= Exercise data =
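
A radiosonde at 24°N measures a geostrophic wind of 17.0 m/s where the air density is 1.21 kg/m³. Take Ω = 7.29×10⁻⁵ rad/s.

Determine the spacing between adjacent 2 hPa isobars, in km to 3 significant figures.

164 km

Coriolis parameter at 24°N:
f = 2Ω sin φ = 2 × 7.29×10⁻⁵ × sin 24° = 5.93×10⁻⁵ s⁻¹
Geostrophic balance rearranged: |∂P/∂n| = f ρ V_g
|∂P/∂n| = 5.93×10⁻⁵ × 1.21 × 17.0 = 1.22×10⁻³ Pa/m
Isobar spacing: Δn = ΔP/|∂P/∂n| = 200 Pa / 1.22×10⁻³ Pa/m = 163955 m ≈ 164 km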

---

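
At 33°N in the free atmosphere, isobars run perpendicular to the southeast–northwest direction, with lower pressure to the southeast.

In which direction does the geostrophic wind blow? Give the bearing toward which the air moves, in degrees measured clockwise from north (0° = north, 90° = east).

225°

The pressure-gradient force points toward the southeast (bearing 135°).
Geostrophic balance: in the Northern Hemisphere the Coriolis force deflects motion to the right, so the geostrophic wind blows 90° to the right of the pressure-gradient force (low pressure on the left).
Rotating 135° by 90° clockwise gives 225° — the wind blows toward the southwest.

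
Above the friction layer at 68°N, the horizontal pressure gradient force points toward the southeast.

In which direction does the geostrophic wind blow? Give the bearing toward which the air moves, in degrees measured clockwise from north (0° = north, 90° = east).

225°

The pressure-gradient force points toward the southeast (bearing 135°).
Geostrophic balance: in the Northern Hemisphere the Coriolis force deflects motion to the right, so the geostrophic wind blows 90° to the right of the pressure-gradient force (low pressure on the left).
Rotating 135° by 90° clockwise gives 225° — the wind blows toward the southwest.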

...

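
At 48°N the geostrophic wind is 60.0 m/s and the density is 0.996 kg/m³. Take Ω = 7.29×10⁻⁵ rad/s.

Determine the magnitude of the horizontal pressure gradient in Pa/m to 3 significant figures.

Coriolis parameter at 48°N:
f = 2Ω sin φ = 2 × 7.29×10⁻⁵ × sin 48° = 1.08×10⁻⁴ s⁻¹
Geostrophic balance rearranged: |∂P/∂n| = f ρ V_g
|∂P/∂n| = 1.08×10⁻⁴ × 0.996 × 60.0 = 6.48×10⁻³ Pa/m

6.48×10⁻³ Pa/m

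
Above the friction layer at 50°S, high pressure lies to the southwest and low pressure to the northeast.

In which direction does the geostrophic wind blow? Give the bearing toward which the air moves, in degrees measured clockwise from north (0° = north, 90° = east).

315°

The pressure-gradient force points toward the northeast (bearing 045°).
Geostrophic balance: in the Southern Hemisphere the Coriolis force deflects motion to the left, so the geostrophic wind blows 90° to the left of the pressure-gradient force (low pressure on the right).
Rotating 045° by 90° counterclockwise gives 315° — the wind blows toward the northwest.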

= Problem to solve =
Go through the material and report each line that holds the string "density".

= Task output =
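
A radiosonde at 24°N measures a geostrophic wind of 17.0 m/s where the air density is 1.21 kg/m³. Take Ω = 7.29×10⁻⁵ rad/s.
At 48°N the geostrophic wind is 60.0 m/s and the density is 0.996 kg/m³. Take Ω = 7.29×10⁻⁵ rad/s.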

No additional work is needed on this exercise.